AIM OF THE EXERCISE:
Could you reproduce the lines below from the one with "Count the satisfying" through the one with "Use a tableau"? Keep both ends and add nothing.

INFORMATION SUPPLIED:

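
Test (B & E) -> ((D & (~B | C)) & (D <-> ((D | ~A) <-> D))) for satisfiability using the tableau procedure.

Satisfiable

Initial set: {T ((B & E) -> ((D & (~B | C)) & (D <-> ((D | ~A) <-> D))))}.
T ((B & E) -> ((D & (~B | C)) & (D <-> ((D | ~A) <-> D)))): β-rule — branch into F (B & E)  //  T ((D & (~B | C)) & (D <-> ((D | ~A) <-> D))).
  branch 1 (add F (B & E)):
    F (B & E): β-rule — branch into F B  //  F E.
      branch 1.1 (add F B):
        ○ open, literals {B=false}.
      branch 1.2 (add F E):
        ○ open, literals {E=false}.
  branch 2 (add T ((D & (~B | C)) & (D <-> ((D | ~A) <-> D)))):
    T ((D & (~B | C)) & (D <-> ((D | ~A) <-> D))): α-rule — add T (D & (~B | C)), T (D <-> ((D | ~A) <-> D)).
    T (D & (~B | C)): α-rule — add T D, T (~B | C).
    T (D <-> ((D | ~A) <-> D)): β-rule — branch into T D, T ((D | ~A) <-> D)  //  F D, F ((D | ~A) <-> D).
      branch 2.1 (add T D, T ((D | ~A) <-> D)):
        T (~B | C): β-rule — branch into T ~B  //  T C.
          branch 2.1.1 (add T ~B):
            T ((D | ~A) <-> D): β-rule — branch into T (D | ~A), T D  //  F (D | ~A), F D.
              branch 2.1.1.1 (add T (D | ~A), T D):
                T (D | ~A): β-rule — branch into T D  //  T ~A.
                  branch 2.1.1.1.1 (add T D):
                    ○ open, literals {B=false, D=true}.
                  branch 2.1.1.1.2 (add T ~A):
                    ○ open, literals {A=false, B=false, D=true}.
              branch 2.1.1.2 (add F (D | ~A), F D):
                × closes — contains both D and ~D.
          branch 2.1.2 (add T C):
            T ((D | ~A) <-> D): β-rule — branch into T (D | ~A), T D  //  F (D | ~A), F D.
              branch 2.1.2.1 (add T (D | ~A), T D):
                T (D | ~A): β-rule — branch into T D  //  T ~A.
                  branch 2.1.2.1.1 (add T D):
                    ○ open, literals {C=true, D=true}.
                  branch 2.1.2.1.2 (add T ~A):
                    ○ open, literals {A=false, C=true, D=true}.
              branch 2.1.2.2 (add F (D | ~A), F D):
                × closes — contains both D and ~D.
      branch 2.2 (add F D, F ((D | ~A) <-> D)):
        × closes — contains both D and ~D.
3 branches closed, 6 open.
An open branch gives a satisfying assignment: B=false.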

...

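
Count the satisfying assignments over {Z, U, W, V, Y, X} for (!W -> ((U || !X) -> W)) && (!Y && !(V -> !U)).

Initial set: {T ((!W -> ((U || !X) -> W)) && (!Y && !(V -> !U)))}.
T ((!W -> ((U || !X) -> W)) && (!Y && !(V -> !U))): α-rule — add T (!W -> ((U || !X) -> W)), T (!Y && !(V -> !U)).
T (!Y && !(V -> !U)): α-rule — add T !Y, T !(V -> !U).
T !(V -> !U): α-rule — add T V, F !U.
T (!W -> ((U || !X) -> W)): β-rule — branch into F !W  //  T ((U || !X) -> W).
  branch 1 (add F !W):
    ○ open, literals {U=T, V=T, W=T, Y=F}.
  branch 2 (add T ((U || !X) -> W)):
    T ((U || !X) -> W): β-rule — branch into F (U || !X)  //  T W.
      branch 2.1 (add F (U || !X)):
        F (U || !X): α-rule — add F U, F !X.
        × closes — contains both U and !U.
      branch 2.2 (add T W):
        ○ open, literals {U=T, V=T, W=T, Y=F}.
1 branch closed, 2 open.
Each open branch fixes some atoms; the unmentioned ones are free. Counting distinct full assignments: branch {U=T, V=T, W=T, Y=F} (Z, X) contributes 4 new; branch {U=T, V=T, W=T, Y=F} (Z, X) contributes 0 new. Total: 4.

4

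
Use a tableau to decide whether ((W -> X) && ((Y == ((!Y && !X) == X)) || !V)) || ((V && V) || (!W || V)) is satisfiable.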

SOLUTION TO THE PROBLEM:
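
Count the satisfying assignments over {Z, U, W, V, Y, X} for (!W -> ((U || !X) -> W)) && (!Y && !(V -> !U)).

Initial set: {T ((!W -> ((U || !X) -> W)) && (!Y && !(V -> !U)))}.
T ((!W -> ((U || !X) -> W)) && (!Y && !(V -> !U))): α-rule — add T (!W -> ((U || !X) -> W)), T (!Y && !(V -> !U)).
T (!Y && !(V -> !U)): α-rule — add T !Y, T !(V -> !U).
T !(V -> !U): α-rule — add T V, F !U.
T (!W -> ((U || !X) -> W)): β-rule — branch into F !W  //  T ((U || !X) -> W).
  branch 1 (add F !W):
    ○ open, literals {U=T, V=T, W=T, Y=F}.
  branch 2 (add T ((U || !X) -> W)):
    T ((U || !X) -> W): β-rule — branch into F (U || !X)  //  T W.
      branch 2.1 (add F (U || !X)):
        F (U || !X): α-rule — add F U, F !X.
        × closes — contains both U and !U.
      branch 2.2 (add T W):
        ○ open, literals {U=T, V=T, W=T, Y=F}.
1 branch closed, 2 open.
Each open branch fixes some atoms; the unmentioned ones are free. Counting distinct full assignments: branch {U=T, V=T, W=T, Y=F} (Z, X) contributes 4 new; branch {U=T, V=T, W=T, Y=F} (Z, X) contributes 0 new. Total: 4.

4

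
Use a tableau to decide whether ((W -> X) && ((Y == ((!Y && !X) == X)) || !V)) || ((V && V) || (!W || V)) is satisfiable.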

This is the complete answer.